━━ Data for analysis

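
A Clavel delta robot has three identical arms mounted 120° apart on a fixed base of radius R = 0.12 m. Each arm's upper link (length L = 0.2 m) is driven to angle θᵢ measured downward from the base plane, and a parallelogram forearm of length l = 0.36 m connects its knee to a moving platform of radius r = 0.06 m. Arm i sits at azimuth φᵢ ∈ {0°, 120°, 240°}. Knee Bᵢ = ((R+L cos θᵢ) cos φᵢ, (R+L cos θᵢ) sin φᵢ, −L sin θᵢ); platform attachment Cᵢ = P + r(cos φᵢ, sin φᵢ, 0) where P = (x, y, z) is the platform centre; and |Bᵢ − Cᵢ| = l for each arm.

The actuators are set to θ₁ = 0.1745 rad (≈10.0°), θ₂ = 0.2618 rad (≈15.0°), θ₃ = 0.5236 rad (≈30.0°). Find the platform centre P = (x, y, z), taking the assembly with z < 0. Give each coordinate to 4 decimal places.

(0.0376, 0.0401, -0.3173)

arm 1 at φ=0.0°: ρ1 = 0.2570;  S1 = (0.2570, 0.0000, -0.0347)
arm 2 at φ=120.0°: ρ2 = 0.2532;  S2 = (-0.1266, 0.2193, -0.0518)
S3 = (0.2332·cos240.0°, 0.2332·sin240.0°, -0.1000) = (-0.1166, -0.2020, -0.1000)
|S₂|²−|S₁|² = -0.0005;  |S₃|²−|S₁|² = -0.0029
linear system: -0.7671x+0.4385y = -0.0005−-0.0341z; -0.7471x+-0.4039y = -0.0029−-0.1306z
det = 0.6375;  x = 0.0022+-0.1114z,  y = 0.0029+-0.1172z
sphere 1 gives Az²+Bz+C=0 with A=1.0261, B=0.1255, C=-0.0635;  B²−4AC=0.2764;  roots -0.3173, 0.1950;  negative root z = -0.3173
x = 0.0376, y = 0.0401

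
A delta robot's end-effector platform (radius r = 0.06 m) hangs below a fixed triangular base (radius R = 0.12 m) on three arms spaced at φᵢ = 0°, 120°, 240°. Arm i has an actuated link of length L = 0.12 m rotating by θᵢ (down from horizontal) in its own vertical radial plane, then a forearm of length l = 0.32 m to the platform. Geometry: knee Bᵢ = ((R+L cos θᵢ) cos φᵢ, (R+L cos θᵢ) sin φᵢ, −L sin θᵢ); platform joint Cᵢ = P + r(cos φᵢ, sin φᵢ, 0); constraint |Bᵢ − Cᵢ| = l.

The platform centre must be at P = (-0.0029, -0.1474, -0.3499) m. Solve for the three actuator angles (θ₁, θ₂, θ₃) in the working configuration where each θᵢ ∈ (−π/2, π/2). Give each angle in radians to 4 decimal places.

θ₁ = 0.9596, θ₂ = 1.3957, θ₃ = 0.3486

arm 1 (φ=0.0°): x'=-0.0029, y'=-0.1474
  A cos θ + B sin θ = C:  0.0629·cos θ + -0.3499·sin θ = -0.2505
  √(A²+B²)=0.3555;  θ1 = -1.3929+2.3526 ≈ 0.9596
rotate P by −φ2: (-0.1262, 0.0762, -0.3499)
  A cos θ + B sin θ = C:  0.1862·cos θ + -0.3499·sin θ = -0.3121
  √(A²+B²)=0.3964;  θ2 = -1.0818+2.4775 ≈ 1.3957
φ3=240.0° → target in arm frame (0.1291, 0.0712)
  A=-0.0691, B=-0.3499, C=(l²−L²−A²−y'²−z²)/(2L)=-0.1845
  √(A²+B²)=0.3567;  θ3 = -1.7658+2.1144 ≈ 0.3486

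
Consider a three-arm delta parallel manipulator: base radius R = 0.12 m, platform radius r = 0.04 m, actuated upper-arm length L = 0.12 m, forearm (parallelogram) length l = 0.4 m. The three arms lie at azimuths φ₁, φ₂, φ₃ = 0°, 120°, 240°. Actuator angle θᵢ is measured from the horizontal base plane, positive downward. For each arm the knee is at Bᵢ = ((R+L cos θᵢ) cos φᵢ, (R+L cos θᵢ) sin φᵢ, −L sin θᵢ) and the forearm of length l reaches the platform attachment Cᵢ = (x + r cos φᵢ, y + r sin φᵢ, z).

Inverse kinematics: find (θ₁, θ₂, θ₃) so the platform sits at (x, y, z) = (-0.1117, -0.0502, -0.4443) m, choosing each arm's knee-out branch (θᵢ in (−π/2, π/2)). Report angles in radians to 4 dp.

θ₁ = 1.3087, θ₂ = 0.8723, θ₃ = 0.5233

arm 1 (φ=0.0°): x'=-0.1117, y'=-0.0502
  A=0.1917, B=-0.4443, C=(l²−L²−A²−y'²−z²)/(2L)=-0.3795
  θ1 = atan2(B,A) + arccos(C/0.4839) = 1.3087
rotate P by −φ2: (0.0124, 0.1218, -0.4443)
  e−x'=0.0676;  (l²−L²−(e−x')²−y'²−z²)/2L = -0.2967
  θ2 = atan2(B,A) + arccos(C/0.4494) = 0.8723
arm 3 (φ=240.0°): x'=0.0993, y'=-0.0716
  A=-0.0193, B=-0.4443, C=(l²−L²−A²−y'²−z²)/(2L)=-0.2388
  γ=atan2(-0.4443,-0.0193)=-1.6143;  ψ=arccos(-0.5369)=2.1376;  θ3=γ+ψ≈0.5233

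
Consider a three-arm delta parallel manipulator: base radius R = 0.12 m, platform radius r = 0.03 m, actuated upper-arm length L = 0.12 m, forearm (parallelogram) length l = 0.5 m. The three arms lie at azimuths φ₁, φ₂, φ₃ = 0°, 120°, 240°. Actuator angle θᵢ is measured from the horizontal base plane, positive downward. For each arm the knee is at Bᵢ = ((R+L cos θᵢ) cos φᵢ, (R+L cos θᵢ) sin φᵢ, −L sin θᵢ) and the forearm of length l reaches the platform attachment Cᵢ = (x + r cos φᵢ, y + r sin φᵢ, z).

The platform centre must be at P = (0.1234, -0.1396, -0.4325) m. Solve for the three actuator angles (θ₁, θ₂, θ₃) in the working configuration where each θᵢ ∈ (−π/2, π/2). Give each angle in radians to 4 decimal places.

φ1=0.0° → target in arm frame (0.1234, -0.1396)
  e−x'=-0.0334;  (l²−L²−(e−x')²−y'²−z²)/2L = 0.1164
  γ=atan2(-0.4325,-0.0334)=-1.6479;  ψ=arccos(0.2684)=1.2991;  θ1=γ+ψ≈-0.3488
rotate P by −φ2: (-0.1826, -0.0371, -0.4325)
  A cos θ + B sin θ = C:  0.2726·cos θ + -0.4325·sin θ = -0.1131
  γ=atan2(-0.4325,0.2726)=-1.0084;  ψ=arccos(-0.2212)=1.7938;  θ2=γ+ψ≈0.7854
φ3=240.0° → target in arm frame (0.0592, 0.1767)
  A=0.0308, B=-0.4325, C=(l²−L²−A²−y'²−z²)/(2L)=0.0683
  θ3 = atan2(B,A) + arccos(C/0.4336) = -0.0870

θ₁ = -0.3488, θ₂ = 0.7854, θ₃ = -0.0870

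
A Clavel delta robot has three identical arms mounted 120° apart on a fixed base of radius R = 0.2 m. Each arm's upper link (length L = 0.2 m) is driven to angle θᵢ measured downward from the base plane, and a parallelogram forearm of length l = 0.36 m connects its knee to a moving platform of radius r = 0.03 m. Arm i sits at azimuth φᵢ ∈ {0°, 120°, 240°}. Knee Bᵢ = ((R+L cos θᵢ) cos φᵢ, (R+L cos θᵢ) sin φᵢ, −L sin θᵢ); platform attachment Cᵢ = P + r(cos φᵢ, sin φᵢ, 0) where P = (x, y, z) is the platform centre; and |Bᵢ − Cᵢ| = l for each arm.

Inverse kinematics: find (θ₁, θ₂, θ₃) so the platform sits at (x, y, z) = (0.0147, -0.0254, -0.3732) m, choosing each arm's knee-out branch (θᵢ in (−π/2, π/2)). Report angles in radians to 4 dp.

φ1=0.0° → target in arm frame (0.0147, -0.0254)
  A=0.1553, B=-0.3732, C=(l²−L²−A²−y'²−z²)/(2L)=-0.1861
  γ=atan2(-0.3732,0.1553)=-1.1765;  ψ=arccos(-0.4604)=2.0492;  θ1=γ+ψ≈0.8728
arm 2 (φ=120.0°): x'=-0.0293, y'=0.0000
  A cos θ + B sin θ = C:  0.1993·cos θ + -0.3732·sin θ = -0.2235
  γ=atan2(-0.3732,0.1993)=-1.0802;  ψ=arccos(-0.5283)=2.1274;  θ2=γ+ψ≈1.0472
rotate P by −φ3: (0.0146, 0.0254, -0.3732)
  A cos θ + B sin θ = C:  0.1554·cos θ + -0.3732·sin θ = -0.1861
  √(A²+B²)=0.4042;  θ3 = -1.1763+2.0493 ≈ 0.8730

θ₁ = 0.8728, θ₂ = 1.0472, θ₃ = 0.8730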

━━━━

> [Exercise aim]: Copy, exactly and only, the lines above that begin with the one containing "The platform centre must be at P = (-0.0029, -0.1474, -0.3499)" and finish with the one containing "0.04 m, actuated".

> [Solution]:
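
The platform centre must be at P = (-0.0029, -0.1474, -0.3499) m. Solve for the three actuator angles (θ₁, θ₂, θ₃) in the working configuration where each θᵢ ∈ (−π/2, π/2). Give each angle in radians to 4 decimal places.

θ₁ = 0.9596, θ₂ = 1.3957, θ₃ = 0.3486

arm 1 (φ=0.0°): x'=-0.0029, y'=-0.1474
  A cos θ + B sin θ = C:  0.0629·cos θ + -0.3499·sin θ = -0.2505
  √(A²+B²)=0.3555;  θ1 = -1.3929+2.3526 ≈ 0.9596
rotate P by −φ2: (-0.1262, 0.0762, -0.3499)
  A cos θ + B sin θ = C:  0.1862·cos θ + -0.3499·sin θ = -0.3121
  √(A²+B²)=0.3964;  θ2 = -1.0818+2.4775 ≈ 1.3957
φ3=240.0° → target in arm frame (0.1291, 0.0712)
  A=-0.0691, B=-0.3499, C=(l²−L²−A²−y'²−z²)/(2L)=-0.1845
  √(A²+B²)=0.3567;  θ3 = -1.7658+2.1144 ≈ 0.3486

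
Consider a three-arm delta parallel manipulator: base radius R = 0.12 m, platform radius r = 0.04 m, actuated upper-arm length L = 0.12 m, forearm (parallelogram) length l = 0.4 m. The three arms lie at azimuths φ₁, φ₂, φ₃ = 0°, 120°, 240°. Actuator angle θᵢ is measured from the horizontal base plane, positive downward. For each arm the knee is at Bᵢ = ((R+L cos θᵢ) cos φᵢ, (R+L cos θᵢ) sin φᵢ, −L sin θᵢ) and the forearm of length l reaches the platform attachment Cᵢ = (x + r cos φᵢ, y + r sin φᵢ, z).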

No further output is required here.